◆ What the task asks:
Set down a word-for-word copy of the data below, limited to the lines from the first through the line with "How would the".

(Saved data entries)
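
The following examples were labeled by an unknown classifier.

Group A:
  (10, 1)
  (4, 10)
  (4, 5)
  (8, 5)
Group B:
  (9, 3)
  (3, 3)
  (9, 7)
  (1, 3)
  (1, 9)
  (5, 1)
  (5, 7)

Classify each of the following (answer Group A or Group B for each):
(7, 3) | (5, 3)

One predicate separates the groups cleanly: first is even.
(7, 3) → first 7 → Group B.
(5, 3) → first 5 → Group B.

Group B, Group B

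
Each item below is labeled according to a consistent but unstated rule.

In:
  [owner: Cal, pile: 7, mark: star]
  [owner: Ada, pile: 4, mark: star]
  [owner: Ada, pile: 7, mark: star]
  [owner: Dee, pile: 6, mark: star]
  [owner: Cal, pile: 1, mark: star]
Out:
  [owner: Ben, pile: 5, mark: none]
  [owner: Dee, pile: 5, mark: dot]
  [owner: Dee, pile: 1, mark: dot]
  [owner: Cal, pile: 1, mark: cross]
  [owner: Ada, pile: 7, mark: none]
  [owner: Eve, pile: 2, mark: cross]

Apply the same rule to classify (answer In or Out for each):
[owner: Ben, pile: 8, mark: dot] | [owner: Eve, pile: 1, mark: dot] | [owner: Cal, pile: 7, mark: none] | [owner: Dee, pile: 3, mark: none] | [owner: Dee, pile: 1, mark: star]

Out, Out, Out, Out, In

One predicate separates the groups cleanly: mark is star.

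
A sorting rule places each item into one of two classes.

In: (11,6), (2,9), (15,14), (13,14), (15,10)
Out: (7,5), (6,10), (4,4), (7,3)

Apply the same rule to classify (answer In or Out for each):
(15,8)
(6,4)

In, Out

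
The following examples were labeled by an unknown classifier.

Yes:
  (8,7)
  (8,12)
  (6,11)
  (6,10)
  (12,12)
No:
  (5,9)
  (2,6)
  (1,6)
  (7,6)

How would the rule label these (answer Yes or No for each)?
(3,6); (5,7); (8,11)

No, No, Yes

All 'Yes' examples share one property — sum ≥ 15 — and every 'No' example lacks it.
(3,6): 3+6 = 9, does not satisfy this → No. (5,7): 5+7 = 12, does not satisfy this → No. (8,11): 8+11 = 19, passes → Yes.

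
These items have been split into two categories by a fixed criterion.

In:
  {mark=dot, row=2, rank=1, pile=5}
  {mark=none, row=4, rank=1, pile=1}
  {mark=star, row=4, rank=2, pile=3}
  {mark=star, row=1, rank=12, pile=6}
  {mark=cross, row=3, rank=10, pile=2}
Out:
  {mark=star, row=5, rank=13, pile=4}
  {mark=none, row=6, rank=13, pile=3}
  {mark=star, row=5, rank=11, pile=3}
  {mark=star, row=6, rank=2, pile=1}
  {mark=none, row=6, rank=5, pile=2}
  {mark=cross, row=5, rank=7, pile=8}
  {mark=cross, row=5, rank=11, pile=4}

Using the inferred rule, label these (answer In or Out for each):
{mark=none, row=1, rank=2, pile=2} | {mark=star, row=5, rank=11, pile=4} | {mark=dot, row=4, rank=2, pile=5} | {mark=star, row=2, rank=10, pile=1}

In, Out, In, In

All 'In' examples share one property — row ≤ 4 — and every 'Out' example lacks it.
In: {mark=none, row=1, rank=2, pile=2}, since row = 1. Out: {mark=star, row=5, rank=11, pile=4}, since row = 5. In: {mark=dot, row=4, rank=2, pile=5}, since row = 4. In: {mark=star, row=2, rank=10, pile=1}, since row = 2.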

◆ Task result:
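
The following examples were labeled by an unknown classifier.

Group A:
  (10, 1)
  (4, 10)
  (4, 5)
  (8, 5)
Group B:
  (9, 3)
  (3, 3)
  (9, 7)
  (1, 3)
  (1, 9)
  (5, 1)
  (5, 7)

Classify each of the following (answer Group A or Group B for each):
(7, 3) | (5, 3)

One predicate separates the groups cleanly: first is even.
(7, 3) → first 7 → Group B.
(5, 3) → first 5 → Group B.

Group B, Group B

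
Each item below is labeled according to a consistent but unstated rule.

In:
  [owner: Cal, pile: 7, mark: star]
  [owner: Ada, pile: 4, mark: star]
  [owner: Ada, pile: 7, mark: star]
  [owner: Dee, pile: 6, mark: star]
  [owner: Cal, pile: 1, mark: star]
Out:
  [owner: Ben, pile: 5, mark: none]
  [owner: Dee, pile: 5, mark: dot]
  [owner: Dee, pile: 1, mark: dot]
  [owner: Cal, pile: 1, mark: cross]
  [owner: Ada, pile: 7, mark: none]
  [owner: Eve, pile: 2, mark: cross]

Apply the same rule to classify (answer In or Out for each):
[owner: Ben, pile: 8, mark: dot] | [owner: Eve, pile: 1, mark: dot] | [owner: Cal, pile: 7, mark: none] | [owner: Dee, pile: 3, mark: none] | [owner: Dee, pile: 1, mark: star]

Out, Out, Out, Out, In

One predicate separates the groups cleanly: mark is star.

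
A sorting rule places each item into one of two classes.

In: (11,6), (2,9), (15,14), (13,14), (15,10)
Out: (7,5), (6,10), (4,4), (7,3)

Apply the same rule to classify (answer In or Out for each):
(15,8)
(6,4)

In, Out

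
The following examples were labeled by an unknown classifier.

Yes:
  (8,7)
  (8,12)
  (6,11)
  (6,10)
  (12,12)
No:
  (5,9)
  (2,6)
  (1,6)
  (7,6)

How would the rule label these (answer Yes or No for each)?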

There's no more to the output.